(Stored data entries)
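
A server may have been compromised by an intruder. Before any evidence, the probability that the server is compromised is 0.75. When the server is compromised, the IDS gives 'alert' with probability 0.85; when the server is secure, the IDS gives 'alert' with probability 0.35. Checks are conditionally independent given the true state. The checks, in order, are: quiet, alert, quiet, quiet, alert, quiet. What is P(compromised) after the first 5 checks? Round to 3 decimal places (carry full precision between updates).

After 'quiet': P(compromised) = 0.15·0.7500 / (0.15·0.7500 + 0.65·0.2500) ≈ 0.4091
After 'alert': P(compromised) = 0.85·0.4091 / (0.85·0.4091 + 0.35·0.5909) ≈ 0.6270
After 'quiet': P(compromised) = 0.15·0.6270 / (0.15·0.6270 + 0.65·0.3730) ≈ 0.2795
After 'quiet': P(compromised) = 0.15·0.2795 / (0.15·0.2795 + 0.65·0.7205) ≈ 0.0822
After 'alert': P(compromised) = 0.85·0.0822 / (0.85·0.0822 + 0.35·0.9178) ≈ 0.1786

0.179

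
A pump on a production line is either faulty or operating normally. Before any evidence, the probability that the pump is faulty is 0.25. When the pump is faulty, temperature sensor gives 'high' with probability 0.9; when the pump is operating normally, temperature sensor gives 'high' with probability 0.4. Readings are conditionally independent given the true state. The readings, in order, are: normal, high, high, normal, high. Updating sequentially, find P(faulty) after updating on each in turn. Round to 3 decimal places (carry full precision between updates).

0.095

Apply Bayes' rule sequentially, carrying P(faulty) forward.
After 'normal': P(faulty) = 0.1·0.2500 / (0.1·0.2500 + 0.6·0.7500) ≈ 0.0526
After 'high': P(faulty) = 0.9·0.0526 / (0.9·0.0526 + 0.4·0.9474) ≈ 0.1111
After 'high': P(faulty) = 0.9·0.1111 / (0.9·0.1111 + 0.4·0.8889) ≈ 0.2195
After 'normal': P(faulty) = 0.1·0.2195 / (0.1·0.2195 + 0.6·0.7805) ≈ 0.0448
After 'high': P(faulty) = 0.9·0.0448 / (0.9·0.0448 + 0.4·0.9552) ≈ 0.0954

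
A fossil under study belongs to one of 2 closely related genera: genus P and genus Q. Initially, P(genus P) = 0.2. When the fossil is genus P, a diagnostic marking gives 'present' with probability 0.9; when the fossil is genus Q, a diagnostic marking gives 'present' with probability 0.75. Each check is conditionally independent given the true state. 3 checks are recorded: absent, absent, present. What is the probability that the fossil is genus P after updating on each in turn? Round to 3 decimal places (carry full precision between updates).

After 'absent': P(genus P) = 0.1·0.2000 / (0.1·0.2000 + 0.25·0.8000) ≈ 0.0909
After 'absent': P(genus P) = 0.1·0.0909 / (0.1·0.0909 + 0.25·0.9091) ≈ 0.0385
After 'present': P(genus P) = 0.9·0.0385 / (0.9·0.0385 + 0.75·0.9615) ≈ 0.0458

0.046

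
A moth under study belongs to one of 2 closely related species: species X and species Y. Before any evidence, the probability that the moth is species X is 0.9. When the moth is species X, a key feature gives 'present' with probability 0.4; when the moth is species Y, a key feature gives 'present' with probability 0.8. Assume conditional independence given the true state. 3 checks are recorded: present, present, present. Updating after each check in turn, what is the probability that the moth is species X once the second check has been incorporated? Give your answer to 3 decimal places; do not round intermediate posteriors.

0.692

After 'present': P(species X) = 0.4·0.9000 / (0.4·0.9000 + 0.8·0.1000) ≈ 0.8182
After 'present': P(species X) = 0.4·0.8182 / (0.4·0.8182 + 0.8·0.1818) ≈ 0.6923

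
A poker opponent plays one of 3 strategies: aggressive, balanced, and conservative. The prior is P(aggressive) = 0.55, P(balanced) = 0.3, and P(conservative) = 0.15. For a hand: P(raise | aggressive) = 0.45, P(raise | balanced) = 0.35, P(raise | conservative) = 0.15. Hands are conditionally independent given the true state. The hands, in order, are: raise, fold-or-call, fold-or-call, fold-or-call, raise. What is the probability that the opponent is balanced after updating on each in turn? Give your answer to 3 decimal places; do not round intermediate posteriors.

After 'raise': normaliser = 0.45·0.5500 + 0.35·0.3000 + 0.15·0.1500; P(aggressive) ≈ 0.6600, P(balanced) ≈ 0.2800, P(conservative) ≈ 0.0600
After 'fold-or-call': normaliser = 0.55·0.6600 + 0.65·0.2800 + 0.85·0.0600; P(aggressive) ≈ 0.6091, P(balanced) ≈ 0.3054, P(conservative) ≈ 0.0856
After 'fold-or-call': normaliser = 0.55·0.6091 + 0.65·0.3054 + 0.85·0.0856; P(aggressive) ≈ 0.5526, P(balanced) ≈ 0.3274, P(conservative) ≈ 0.1200
After 'fold-or-call': normaliser = 0.55·0.5526 + 0.65·0.3274 + 0.85·0.1200; P(aggressive) ≈ 0.4912, P(balanced) ≈ 0.3440, P(conservative) ≈ 0.1648
After 'raise': normaliser = 0.45·0.4912 + 0.35·0.3440 + 0.15·0.1648; P(aggressive) ≈ 0.6037, P(balanced) ≈ 0.3288, P(conservative) ≈ 0.0675

0.329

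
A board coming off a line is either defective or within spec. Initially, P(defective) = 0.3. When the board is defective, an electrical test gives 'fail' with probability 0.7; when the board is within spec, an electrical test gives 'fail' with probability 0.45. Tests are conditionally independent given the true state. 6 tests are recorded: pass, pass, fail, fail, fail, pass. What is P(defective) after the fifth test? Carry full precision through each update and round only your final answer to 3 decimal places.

Each posterior becomes the prior for the next update.
After 'pass': P(defective) = 0.3·0.3000 / (0.3·0.3000 + 0.55·0.7000) ≈ 0.1895
After 'pass': P(defective) = 0.3·0.1895 / (0.3·0.1895 + 0.55·0.8105) ≈ 0.1131
After 'fail': P(defective) = 0.7·0.1131 / (0.7·0.1131 + 0.45·0.8869) ≈ 0.1655
After 'fail': P(defective) = 0.7·0.1655 / (0.7·0.1655 + 0.45·0.8345) ≈ 0.2358
After 'fail': P(defective) = 0.7·0.2358 / (0.7·0.2358 + 0.45·0.7642) ≈ 0.3243

0.324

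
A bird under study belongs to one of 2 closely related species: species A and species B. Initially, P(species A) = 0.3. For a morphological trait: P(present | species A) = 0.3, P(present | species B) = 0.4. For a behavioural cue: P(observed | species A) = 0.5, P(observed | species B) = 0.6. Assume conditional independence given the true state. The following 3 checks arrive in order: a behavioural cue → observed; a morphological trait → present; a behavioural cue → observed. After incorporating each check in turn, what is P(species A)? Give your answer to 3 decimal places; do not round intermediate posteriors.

0.182

After a behavioural cue='observed': P(species A) = 0.5·0.3000 / (0.5·0.3000 + 0.6·0.7000) ≈ 0.2632
After a morphological trait='present': P(species A) = 0.3·0.2632 / (0.3·0.2632 + 0.4·0.7368) ≈ 0.2113
After a behavioural cue='observed': P(species A) = 0.5·0.2113 / (0.5·0.2113 + 0.6·0.7887) ≈ 0.1825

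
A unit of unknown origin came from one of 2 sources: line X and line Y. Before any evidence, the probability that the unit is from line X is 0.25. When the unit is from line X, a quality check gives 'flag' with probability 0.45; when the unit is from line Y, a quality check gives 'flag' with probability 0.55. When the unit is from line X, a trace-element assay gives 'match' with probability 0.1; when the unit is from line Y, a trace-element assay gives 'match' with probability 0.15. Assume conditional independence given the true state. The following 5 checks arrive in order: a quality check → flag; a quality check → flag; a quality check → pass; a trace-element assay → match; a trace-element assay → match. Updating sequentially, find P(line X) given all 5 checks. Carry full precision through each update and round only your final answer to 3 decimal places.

After a quality check='flag': P(line X) = 0.45·0.2500 / (0.45·0.2500 + 0.55·0.7500) ≈ 0.2143
After a quality check='flag': P(line X) = 0.45·0.2143 / (0.45·0.2143 + 0.55·0.7857) ≈ 0.1824
After a quality check='pass': P(line X) = 0.55·0.1824 / (0.55·0.1824 + 0.45·0.8176) ≈ 0.2143
After a trace-element assay='match': P(line X) = 0.1·0.2143 / (0.1·0.2143 + 0.15·0.7857) ≈ 0.1538
After a trace-element assay='match': P(line X) = 0.1·0.1538 / (0.1·0.1538 + 0.15·0.8462) ≈ 0.1081

0.108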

» WHAT IS REQUIRED
Copy exactly. The range runs from the line containing "A unit of unknown" through the last line of the data.

» ANSWER TO THE PROBLEM
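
A unit of unknown origin came from one of 2 sources: line X and line Y. Before any evidence, the probability that the unit is from line X is 0.25. When the unit is from line X, a quality check gives 'flag' with probability 0.45; when the unit is from line Y, a quality check gives 'flag' with probability 0.55. When the unit is from line X, a trace-element assay gives 'match' with probability 0.1; when the unit is from line Y, a trace-element assay gives 'match' with probability 0.15. Assume conditional independence given the true state. The following 5 checks arrive in order: a quality check → flag; a quality check → flag; a quality check → pass; a trace-element assay → match; a trace-element assay → match. Updating sequentially, find P(line X) given all 5 checks. Carry full precision through each update and round only your final answer to 3 decimal places.

After a quality check='flag': P(line X) = 0.45·0.2500 / (0.45·0.2500 + 0.55·0.7500) ≈ 0.2143
After a quality check='flag': P(line X) = 0.45·0.2143 / (0.45·0.2143 + 0.55·0.7857) ≈ 0.1824
After a quality check='pass': P(line X) = 0.55·0.1824 / (0.55·0.1824 + 0.45·0.8176) ≈ 0.2143
After a trace-element assay='match': P(line X) = 0.1·0.2143 / (0.1·0.2143 + 0.15·0.7857) ≈ 0.1538
After a trace-element assay='match': P(line X) = 0.1·0.1538 / (0.1·0.1538 + 0.15·0.8462) ≈ 0.1081

0.108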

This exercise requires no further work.